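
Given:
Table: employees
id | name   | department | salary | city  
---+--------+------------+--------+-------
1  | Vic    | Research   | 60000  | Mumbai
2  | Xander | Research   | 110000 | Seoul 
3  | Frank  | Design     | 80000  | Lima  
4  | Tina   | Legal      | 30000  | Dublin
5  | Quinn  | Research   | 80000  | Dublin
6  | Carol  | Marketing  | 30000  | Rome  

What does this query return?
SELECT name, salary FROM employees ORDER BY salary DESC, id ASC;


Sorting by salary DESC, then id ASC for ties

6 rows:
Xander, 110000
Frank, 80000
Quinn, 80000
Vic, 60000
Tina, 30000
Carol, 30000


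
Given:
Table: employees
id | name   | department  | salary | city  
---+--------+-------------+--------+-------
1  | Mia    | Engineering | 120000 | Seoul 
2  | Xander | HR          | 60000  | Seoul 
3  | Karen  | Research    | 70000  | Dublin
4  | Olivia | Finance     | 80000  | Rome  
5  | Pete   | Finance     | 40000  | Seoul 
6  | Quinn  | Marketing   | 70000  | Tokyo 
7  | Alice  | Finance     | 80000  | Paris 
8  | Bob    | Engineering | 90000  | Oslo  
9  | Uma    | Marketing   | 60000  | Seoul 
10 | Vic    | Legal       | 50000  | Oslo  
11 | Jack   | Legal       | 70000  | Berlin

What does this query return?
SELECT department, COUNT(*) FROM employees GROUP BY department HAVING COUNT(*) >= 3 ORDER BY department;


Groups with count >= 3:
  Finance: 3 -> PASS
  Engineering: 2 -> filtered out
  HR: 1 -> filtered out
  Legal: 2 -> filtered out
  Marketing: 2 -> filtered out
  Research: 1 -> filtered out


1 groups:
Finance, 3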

+===+

:: PROBLEM ::
Please copy out every line shown above, exactly.

:: ANSWER BELOW ::
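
Given:
Table: employees
id | name   | department | salary | city  
---+--------+------------+--------+-------
1  | Vic    | Research   | 60000  | Mumbai
2  | Xander | Research   | 110000 | Seoul 
3  | Frank  | Design     | 80000  | Lima  
4  | Tina   | Legal      | 30000  | Dublin
5  | Quinn  | Research   | 80000  | Dublin
6  | Carol  | Marketing  | 30000  | Rome  

What does this query return?
SELECT name, salary FROM employees ORDER BY salary DESC, id ASC;


Sorting by salary DESC, then id ASC for ties

6 rows:
Xander, 110000
Frank, 80000
Quinn, 80000
Vic, 60000
Tina, 30000
Carol, 30000


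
Given:
Table: employees
id | name   | department  | salary | city  
---+--------+-------------+--------+-------
1  | Mia    | Engineering | 120000 | Seoul 
2  | Xander | HR          | 60000  | Seoul 
3  | Karen  | Research    | 70000  | Dublin
4  | Olivia | Finance     | 80000  | Rome  
5  | Pete   | Finance     | 40000  | Seoul 
6  | Quinn  | Marketing   | 70000  | Tokyo 
7  | Alice  | Finance     | 80000  | Paris 
8  | Bob    | Engineering | 90000  | Oslo  
9  | Uma    | Marketing   | 60000  | Seoul 
10 | Vic    | Legal       | 50000  | Oslo  
11 | Jack   | Legal       | 70000  | Berlin

What does this query return?
SELECT department, COUNT(*) FROM employees GROUP BY department HAVING COUNT(*) >= 3 ORDER BY department;


Groups with count >= 3:
  Finance: 3 -> PASS
  Engineering: 2 -> filtered out
  HR: 1 -> filtered out
  Legal: 2 -> filtered out
  Marketing: 2 -> filtered out
  Research: 1 -> filtered out


1 groups:
Finance, 3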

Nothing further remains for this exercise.